§ WHAT YOU SHOULD DO: Search the listing below for the word "unknowns" and return each line that contains it.

§ EXTRACTED ENTRIES:
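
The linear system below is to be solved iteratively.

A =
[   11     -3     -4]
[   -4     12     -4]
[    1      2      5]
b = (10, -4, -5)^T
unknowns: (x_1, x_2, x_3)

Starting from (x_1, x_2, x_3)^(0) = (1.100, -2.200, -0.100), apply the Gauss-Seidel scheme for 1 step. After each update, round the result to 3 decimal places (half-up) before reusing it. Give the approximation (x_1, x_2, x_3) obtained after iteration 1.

(0.273, -0.276, -0.944)

Iteration 1:
  x_1 = (10 - (-3)·-2.200 - (-4)·-0.100) / (11) = 0.273
  x_2 = (-4 - (-4)·0.273 - (-4)·-0.100) / (12) = -0.276
  x_3 = (-5 - (1)·0.273 - (2)·-0.276) / (5) = -0.944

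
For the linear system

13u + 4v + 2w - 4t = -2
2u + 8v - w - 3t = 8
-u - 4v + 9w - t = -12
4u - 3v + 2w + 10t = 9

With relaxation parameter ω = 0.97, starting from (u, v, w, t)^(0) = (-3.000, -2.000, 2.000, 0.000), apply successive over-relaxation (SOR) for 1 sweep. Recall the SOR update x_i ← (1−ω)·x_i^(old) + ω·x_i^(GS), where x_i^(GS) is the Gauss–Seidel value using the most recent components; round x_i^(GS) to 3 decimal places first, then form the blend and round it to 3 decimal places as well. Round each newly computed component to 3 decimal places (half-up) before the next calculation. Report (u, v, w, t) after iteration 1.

(0.059, 1.138, -0.736, 1.324)

Iteration 1:
  u: GS value = (-2 - (4)·-2.000 - (2)·2.000 - (-4)·0.000) / (13) = 0.154;  u ← (1−ω)·-3.000 + ω·0.154 = 0.059
  v: GS value = (8 - (2)·0.059 - (-1)·2.000 - (-3)·0.000) / (8) = 1.235;  v ← (1−ω)·-2.000 + ω·1.235 = 1.138
  w: GS value = (-12 - (-1)·0.059 - (-4)·1.138 - (-1)·0.000) / (9) = -0.821;  w ← (1−ω)·2.000 + ω·-0.821 = -0.736
  t: GS value = (9 - (4)·0.059 - (-3)·1.138 - (2)·-0.736) / (10) = 1.365;  t ← (1−ω)·0.000 + ω·1.365 = 1.324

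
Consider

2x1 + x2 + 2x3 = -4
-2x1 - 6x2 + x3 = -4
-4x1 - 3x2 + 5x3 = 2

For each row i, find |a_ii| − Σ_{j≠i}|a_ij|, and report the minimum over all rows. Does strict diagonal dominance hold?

-2

row 1: |2| − (1+2) = -1
row 2: |-6| − (2+1) = 3
row 3: |5| − (4+3) = -2
minimum over rows = -2 → not strictly diagonally dominant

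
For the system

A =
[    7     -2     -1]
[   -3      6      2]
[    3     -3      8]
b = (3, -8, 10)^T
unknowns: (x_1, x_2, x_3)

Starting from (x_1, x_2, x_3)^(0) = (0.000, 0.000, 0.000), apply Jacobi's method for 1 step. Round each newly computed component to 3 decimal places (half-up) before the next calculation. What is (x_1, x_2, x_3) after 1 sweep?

(0.429, -1.333, 1.250)

Iteration 1:
  x_1 = (3 - (-2)·0.000 - (-1)·0.000) / (7) = 0.429
  x_2 = (-8 - (-3)·0.000 - (2)·0.000) / (6) = -1.333
  x_3 = (10 - (3)·0.000 - (-3)·0.000) / (8) = 1.250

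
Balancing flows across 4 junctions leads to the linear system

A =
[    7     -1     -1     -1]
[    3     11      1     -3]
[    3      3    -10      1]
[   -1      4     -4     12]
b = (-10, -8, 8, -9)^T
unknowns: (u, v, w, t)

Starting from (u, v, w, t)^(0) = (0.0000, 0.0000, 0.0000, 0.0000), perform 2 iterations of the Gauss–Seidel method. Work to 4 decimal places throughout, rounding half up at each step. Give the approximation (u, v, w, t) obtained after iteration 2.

(-1.8382, -0.4323, -1.6011, -1.2928)

Iteration 1:
  u = (-10 - (-1)·0.0000 - (-1)·0.0000 - (-1)·0.0000) / (7) = -1.4286
  v = (-8 - (3)·-1.4286 - (1)·0.0000 - (-3)·0.0000) / (11) = -0.3377
  w = (8 - (3)·-1.4286 - (3)·-0.3377 - (1)·0.0000) / (-10) = -1.3299
  t = (-9 - (-1)·-1.4286 - (4)·-0.3377 - (-4)·-1.3299) / (12) = -1.1998
Iteration 2:
  u = (-10 - (-1)·-0.3377 - (-1)·-1.3299 - (-1)·-1.1998) / (7) = -1.8382
  v = (-8 - (3)·-1.8382 - (1)·-1.3299 - (-3)·-1.1998) / (11) = -0.4323
  w = (8 - (3)·-1.8382 - (3)·-0.4323 - (1)·-1.1998) / (-10) = -1.6011
  t = (-9 - (-1)·-1.8382 - (4)·-0.4323 - (-4)·-1.6011) / (12) = -1.2928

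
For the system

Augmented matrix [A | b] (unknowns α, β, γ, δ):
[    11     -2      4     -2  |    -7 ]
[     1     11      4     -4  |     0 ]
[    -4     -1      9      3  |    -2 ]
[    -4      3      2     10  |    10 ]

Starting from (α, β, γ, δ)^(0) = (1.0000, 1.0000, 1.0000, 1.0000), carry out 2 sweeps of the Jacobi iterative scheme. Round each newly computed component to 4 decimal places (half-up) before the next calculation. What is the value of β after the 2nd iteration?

Iteration 1:
  α = (-7 - (-2)·1.0000 - (4)·1.0000 - (-2)·1.0000) / (11) = -0.6364
  β = (0 - (1)·1.0000 - (4)·1.0000 - (-4)·1.0000) / (11) = -0.0909
  γ = (-2 - (-4)·1.0000 - (-1)·1.0000 - (3)·1.0000) / (9) = 0.0000
  δ = (10 - (-4)·1.0000 - (3)·1.0000 - (2)·1.0000) / (10) = 0.9000
Iteration 2:
  α = (-7 - (-2)·-0.0909 - (4)·0.0000 - (-2)·0.9000) / (11) = -0.4893
  β = (0 - (1)·-0.6364 - (4)·0.0000 - (-4)·0.9000) / (11) = 0.3851
  γ = (-2 - (-4)·-0.6364 - (-1)·-0.0909 - (3)·0.9000) / (9) = -0.8152
  δ = (10 - (-4)·-0.6364 - (3)·-0.0909 - (2)·0.0000) / (10) = 0.7727

0.3851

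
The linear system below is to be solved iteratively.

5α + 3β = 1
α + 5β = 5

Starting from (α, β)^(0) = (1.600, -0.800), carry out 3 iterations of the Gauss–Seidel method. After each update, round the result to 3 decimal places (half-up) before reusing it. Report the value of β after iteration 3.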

§ OUTPUT OF THE TASK:
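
unknowns: (x_1, x_2, x_3)
unknowns: (x_1, x_2, x_3)
unknowns: (u, v, w, t)
Augmented matrix [A | b] (unknowns α, β, γ, δ):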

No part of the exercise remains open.